(Saved entries)
============================================================
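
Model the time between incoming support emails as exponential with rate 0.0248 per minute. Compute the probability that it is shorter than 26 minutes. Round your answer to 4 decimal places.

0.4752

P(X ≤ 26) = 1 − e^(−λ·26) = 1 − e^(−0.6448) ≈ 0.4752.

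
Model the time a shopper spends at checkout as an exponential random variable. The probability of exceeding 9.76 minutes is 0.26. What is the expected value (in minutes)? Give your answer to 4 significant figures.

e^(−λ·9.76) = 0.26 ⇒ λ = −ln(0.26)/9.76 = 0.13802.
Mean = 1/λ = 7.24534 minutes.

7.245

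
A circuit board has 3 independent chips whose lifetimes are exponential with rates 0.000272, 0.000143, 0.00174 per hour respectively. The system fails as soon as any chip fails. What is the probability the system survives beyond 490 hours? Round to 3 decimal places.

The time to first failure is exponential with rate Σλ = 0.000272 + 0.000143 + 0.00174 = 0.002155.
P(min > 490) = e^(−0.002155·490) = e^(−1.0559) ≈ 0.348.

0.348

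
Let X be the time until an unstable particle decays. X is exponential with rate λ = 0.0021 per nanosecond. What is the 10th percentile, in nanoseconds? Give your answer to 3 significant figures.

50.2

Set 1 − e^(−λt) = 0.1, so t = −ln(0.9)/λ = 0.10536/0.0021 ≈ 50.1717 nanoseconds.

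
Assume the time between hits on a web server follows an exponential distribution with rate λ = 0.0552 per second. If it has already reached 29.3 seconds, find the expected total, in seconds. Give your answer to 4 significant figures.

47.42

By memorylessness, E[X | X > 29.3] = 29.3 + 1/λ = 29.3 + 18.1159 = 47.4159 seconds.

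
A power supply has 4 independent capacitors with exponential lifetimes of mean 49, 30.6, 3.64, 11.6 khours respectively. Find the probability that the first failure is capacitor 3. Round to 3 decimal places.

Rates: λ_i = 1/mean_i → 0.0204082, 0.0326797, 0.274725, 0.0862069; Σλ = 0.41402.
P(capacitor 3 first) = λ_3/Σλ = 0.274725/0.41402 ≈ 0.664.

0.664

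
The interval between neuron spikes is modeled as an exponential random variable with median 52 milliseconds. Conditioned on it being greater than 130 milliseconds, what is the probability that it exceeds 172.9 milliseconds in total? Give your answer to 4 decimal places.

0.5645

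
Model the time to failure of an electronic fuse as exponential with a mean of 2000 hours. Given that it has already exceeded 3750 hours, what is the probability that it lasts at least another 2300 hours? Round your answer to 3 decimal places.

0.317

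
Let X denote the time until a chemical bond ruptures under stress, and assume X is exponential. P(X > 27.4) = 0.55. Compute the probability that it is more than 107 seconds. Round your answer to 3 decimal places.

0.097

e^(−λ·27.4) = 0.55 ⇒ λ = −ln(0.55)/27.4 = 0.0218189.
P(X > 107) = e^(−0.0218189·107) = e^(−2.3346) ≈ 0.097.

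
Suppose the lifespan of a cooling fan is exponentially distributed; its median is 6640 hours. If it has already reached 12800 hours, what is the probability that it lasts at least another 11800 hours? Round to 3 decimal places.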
============================================================
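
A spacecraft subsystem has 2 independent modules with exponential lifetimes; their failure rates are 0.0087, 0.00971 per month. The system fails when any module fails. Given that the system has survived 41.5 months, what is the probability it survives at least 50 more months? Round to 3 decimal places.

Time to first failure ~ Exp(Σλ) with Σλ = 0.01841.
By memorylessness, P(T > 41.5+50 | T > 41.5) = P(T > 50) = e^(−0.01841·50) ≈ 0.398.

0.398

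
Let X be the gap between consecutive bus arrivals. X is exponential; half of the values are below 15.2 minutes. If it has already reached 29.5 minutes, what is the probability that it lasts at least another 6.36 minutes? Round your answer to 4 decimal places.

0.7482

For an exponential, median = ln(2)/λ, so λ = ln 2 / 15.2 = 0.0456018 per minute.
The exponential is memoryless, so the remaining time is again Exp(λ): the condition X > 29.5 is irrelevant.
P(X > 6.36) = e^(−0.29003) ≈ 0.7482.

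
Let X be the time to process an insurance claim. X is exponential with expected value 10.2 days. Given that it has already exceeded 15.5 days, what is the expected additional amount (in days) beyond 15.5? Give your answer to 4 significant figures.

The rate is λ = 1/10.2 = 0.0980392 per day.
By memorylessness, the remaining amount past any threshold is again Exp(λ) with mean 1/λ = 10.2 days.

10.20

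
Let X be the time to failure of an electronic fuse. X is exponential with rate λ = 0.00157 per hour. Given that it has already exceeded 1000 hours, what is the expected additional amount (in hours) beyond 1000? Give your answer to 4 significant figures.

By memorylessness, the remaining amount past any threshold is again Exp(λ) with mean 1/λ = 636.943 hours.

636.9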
============================================================
**YOUR INSTRUCTIONS**.
Reproduce exactly the entries above, limited to the lines from the one with "Model the time to" through the one with "Suppose the lifespan", both included.

**TASK RESULT**.
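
Model the time to failure of an electronic fuse as exponential with a mean of 2000 hours. Given that it has already exceeded 3750 hours, what is the probability that it lasts at least another 2300 hours? Round your answer to 3 decimal places.

0.317

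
Let X denote the time until a chemical bond ruptures under stress, and assume X is exponential. P(X > 27.4) = 0.55. Compute the probability that it is more than 107 seconds. Round your answer to 3 decimal places.

0.097

e^(−λ·27.4) = 0.55 ⇒ λ = −ln(0.55)/27.4 = 0.0218189.
P(X > 107) = e^(−0.0218189·107) = e^(−2.3346) ≈ 0.097.

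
Suppose the lifespan of a cooling fan is exponentially distributed; its median is 6640 hours. If it has already reached 12800 hours, what is the probability that it lasts at least another 11800 hours? Round to 3 decimal places.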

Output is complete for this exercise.